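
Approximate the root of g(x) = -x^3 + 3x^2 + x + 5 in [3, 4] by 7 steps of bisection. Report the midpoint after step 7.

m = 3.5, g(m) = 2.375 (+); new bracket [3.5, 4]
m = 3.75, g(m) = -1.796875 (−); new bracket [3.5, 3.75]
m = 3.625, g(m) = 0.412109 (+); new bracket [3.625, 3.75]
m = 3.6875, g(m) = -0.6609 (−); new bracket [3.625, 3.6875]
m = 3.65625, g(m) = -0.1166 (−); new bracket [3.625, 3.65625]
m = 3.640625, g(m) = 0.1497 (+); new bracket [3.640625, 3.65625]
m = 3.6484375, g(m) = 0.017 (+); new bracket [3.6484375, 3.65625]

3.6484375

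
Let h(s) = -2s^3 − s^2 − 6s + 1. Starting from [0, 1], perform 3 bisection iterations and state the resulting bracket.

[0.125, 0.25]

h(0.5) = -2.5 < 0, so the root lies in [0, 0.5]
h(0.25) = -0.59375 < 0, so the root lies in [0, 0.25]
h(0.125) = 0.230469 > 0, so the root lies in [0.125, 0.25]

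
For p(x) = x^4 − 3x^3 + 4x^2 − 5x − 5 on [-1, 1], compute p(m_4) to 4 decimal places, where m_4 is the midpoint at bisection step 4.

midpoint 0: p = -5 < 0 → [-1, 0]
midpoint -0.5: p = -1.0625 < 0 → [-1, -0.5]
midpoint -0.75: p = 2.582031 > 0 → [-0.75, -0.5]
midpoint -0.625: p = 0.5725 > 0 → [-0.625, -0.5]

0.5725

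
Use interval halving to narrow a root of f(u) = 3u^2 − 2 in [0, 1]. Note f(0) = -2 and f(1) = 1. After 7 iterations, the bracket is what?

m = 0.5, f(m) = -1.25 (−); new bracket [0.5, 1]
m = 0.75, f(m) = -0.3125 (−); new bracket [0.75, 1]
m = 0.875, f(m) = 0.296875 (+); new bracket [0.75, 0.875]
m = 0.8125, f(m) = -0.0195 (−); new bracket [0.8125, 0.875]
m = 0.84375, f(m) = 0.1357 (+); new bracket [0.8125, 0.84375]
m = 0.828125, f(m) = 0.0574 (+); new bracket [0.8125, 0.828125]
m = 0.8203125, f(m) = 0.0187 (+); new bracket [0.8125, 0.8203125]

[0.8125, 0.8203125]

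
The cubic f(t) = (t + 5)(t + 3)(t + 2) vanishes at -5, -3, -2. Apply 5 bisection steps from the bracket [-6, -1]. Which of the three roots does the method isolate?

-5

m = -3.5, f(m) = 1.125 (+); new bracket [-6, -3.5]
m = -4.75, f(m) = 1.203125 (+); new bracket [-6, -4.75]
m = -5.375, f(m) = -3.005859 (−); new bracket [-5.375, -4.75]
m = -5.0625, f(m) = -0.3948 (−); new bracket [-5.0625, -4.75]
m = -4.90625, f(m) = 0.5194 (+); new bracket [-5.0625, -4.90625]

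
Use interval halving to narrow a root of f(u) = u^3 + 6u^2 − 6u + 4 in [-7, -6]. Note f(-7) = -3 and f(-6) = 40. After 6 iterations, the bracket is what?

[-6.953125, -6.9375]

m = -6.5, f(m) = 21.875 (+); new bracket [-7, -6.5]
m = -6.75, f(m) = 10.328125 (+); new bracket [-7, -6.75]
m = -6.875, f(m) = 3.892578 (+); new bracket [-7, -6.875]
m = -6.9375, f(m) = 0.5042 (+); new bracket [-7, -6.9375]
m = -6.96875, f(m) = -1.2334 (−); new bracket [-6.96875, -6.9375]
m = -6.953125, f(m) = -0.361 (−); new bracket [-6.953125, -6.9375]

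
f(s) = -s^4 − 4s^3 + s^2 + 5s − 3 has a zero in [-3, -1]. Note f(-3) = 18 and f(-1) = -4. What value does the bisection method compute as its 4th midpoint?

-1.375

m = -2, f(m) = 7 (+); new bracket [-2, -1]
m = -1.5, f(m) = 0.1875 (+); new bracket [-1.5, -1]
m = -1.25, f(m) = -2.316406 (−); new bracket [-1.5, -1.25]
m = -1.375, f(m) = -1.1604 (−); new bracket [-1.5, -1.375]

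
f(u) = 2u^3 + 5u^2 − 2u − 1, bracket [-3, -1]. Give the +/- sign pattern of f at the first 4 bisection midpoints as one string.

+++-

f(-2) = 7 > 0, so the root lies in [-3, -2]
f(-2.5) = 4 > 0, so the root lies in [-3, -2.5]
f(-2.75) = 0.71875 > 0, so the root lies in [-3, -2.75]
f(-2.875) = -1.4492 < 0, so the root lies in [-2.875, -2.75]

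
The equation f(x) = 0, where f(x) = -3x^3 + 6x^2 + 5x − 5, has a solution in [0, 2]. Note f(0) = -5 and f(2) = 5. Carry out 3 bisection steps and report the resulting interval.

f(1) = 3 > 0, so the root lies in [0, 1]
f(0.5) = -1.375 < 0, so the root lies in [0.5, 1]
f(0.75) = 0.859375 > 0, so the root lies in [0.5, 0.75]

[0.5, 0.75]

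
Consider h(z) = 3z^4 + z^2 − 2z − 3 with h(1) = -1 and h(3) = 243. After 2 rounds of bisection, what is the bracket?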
************
Please print the data above exactly as it appears.

### SOLUTION TO THE PROBLEM
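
Approximate the root of g(x) = -x^3 + 3x^2 + x + 5 in [3, 4] by 7 steps of bisection. Report the midpoint after step 7.

m = 3.5, g(m) = 2.375 (+); new bracket [3.5, 4]
m = 3.75, g(m) = -1.796875 (−); new bracket [3.5, 3.75]
m = 3.625, g(m) = 0.412109 (+); new bracket [3.625, 3.75]
m = 3.6875, g(m) = -0.6609 (−); new bracket [3.625, 3.6875]
m = 3.65625, g(m) = -0.1166 (−); new bracket [3.625, 3.65625]
m = 3.640625, g(m) = 0.1497 (+); new bracket [3.640625, 3.65625]
m = 3.6484375, g(m) = 0.017 (+); new bracket [3.6484375, 3.65625]

3.6484375

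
Let h(s) = -2s^3 − s^2 − 6s + 1. Starting from [0, 1], perform 3 bisection iterations and state the resulting bracket.

[0.125, 0.25]

h(0.5) = -2.5 < 0, so the root lies in [0, 0.5]
h(0.25) = -0.59375 < 0, so the root lies in [0, 0.25]
h(0.125) = 0.230469 > 0, so the root lies in [0.125, 0.25]

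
For p(x) = x^4 − 3x^3 + 4x^2 − 5x − 5 on [-1, 1], compute p(m_4) to 4 decimal places, where m_4 is the midpoint at bisection step 4.

midpoint 0: p = -5 < 0 → [-1, 0]
midpoint -0.5: p = -1.0625 < 0 → [-1, -0.5]
midpoint -0.75: p = 2.582031 > 0 → [-0.75, -0.5]
midpoint -0.625: p = 0.5725 > 0 → [-0.625, -0.5]

0.5725

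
Use interval halving to narrow a root of f(u) = 3u^2 − 2 in [0, 1]. Note f(0) = -2 and f(1) = 1. After 7 iterations, the bracket is what?

m = 0.5, f(m) = -1.25 (−); new bracket [0.5, 1]
m = 0.75, f(m) = -0.3125 (−); new bracket [0.75, 1]
m = 0.875, f(m) = 0.296875 (+); new bracket [0.75, 0.875]
m = 0.8125, f(m) = -0.0195 (−); new bracket [0.8125, 0.875]
m = 0.84375, f(m) = 0.1357 (+); new bracket [0.8125, 0.84375]
m = 0.828125, f(m) = 0.0574 (+); new bracket [0.8125, 0.828125]
m = 0.8203125, f(m) = 0.0187 (+); new bracket [0.8125, 0.8203125]

[0.8125, 0.8203125]

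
The cubic f(t) = (t + 5)(t + 3)(t + 2) vanishes at -5, -3, -2. Apply 5 bisection steps from the bracket [-6, -1]. Which of the three roots does the method isolate?

-5

m = -3.5, f(m) = 1.125 (+); new bracket [-6, -3.5]
m = -4.75, f(m) = 1.203125 (+); new bracket [-6, -4.75]
m = -5.375, f(m) = -3.005859 (−); new bracket [-5.375, -4.75]
m = -5.0625, f(m) = -0.3948 (−); new bracket [-5.0625, -4.75]
m = -4.90625, f(m) = 0.5194 (+); new bracket [-5.0625, -4.90625]

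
Use interval halving to narrow a root of f(u) = u^3 + 6u^2 − 6u + 4 in [-7, -6]. Note f(-7) = -3 and f(-6) = 40. After 6 iterations, the bracket is what?

[-6.953125, -6.9375]

m = -6.5, f(m) = 21.875 (+); new bracket [-7, -6.5]
m = -6.75, f(m) = 10.328125 (+); new bracket [-7, -6.75]
m = -6.875, f(m) = 3.892578 (+); new bracket [-7, -6.875]
m = -6.9375, f(m) = 0.5042 (+); new bracket [-7, -6.9375]
m = -6.96875, f(m) = -1.2334 (−); new bracket [-6.96875, -6.9375]
m = -6.953125, f(m) = -0.361 (−); new bracket [-6.953125, -6.9375]

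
f(s) = -s^4 − 4s^3 + s^2 + 5s − 3 has a zero in [-3, -1]. Note f(-3) = 18 and f(-1) = -4. What value does the bisection method compute as its 4th midpoint?

-1.375

m = -2, f(m) = 7 (+); new bracket [-2, -1]
m = -1.5, f(m) = 0.1875 (+); new bracket [-1.5, -1]
m = -1.25, f(m) = -2.316406 (−); new bracket [-1.5, -1.25]
m = -1.375, f(m) = -1.1604 (−); new bracket [-1.5, -1.375]

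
f(u) = 2u^3 + 5u^2 − 2u − 1, bracket [-3, -1]. Give the +/- sign pattern of f at the first 4 bisection midpoints as one string.

+++-

f(-2) = 7 > 0, so the root lies in [-3, -2]
f(-2.5) = 4 > 0, so the root lies in [-3, -2.5]
f(-2.75) = 0.71875 > 0, so the root lies in [-3, -2.75]
f(-2.875) = -1.4492 < 0, so the root lies in [-2.875, -2.75]

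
The equation f(x) = 0, where f(x) = -3x^3 + 6x^2 + 5x − 5, has a solution in [0, 2]. Note f(0) = -5 and f(2) = 5. Carry out 3 bisection steps and report the resulting interval.

f(1) = 3 > 0, so the root lies in [0, 1]
f(0.5) = -1.375 < 0, so the root lies in [0.5, 1]
f(0.75) = 0.859375 > 0, so the root lies in [0.5, 0.75]

[0.5, 0.75]

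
Consider h(z) = 3z^4 + z^2 − 2z − 3 with h(1) = -1 and h(3) = 243. After 2 rounds of bisection, what is the bracket?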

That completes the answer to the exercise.